EXERCISE AIM:
Only one portion of the data is to be written out: from the line bearing "In the Łukasiewicz" through the line bearing "In Łukasiewicz logic, x". Write it exactly as it appears.

________________

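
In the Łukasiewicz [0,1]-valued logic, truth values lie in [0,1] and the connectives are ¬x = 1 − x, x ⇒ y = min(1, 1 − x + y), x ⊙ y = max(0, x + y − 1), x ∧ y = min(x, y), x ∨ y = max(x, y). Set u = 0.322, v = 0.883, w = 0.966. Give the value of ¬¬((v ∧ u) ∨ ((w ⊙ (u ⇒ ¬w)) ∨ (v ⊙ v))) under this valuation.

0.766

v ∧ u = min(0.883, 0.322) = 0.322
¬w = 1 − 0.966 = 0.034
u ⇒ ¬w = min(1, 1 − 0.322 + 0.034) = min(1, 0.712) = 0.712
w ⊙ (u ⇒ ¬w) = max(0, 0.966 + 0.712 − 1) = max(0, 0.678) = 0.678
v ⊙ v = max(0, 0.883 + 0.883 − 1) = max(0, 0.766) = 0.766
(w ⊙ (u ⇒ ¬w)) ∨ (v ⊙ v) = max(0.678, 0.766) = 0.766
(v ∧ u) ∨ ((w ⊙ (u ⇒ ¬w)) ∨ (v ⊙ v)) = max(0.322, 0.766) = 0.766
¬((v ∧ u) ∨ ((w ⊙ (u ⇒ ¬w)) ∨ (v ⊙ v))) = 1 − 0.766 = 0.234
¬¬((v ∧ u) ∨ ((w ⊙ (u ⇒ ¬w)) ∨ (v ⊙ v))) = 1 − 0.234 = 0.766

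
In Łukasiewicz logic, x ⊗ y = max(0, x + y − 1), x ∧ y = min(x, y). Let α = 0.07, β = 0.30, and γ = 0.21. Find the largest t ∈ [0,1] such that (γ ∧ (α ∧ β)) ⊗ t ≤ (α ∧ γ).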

________________

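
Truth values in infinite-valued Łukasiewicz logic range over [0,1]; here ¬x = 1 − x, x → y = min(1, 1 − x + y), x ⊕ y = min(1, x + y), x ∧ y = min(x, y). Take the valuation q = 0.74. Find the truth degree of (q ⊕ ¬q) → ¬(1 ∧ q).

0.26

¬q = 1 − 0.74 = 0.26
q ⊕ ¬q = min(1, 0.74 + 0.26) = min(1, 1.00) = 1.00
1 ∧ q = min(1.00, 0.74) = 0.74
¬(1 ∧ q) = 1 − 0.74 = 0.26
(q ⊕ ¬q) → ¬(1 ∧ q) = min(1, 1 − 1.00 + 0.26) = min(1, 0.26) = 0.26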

________________

FINISHED TASK:
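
In the Łukasiewicz [0,1]-valued logic, truth values lie in [0,1] and the connectives are ¬x = 1 − x, x ⇒ y = min(1, 1 − x + y), x ⊙ y = max(0, x + y − 1), x ∧ y = min(x, y), x ∨ y = max(x, y). Set u = 0.322, v = 0.883, w = 0.966. Give the value of ¬¬((v ∧ u) ∨ ((w ⊙ (u ⇒ ¬w)) ∨ (v ⊙ v))) under this valuation.

0.766

v ∧ u = min(0.883, 0.322) = 0.322
¬w = 1 − 0.966 = 0.034
u ⇒ ¬w = min(1, 1 − 0.322 + 0.034) = min(1, 0.712) = 0.712
w ⊙ (u ⇒ ¬w) = max(0, 0.966 + 0.712 − 1) = max(0, 0.678) = 0.678
v ⊙ v = max(0, 0.883 + 0.883 − 1) = max(0, 0.766) = 0.766
(w ⊙ (u ⇒ ¬w)) ∨ (v ⊙ v) = max(0.678, 0.766) = 0.766
(v ∧ u) ∨ ((w ⊙ (u ⇒ ¬w)) ∨ (v ⊙ v)) = max(0.322, 0.766) = 0.766
¬((v ∧ u) ∨ ((w ⊙ (u ⇒ ¬w)) ∨ (v ⊙ v))) = 1 − 0.766 = 0.234
¬¬((v ∧ u) ∨ ((w ⊙ (u ⇒ ¬w)) ∨ (v ⊙ v))) = 1 − 0.234 = 0.766

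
In Łukasiewicz logic, x ⊗ y = max(0, x + y − 1), x ∧ y = min(x, y). Let α = 0.07, β = 0.30, and γ = 0.21. Find the largest t ∈ [0,1] such that (γ ∧ (α ∧ β)) ⊗ t ≤ (α ∧ γ).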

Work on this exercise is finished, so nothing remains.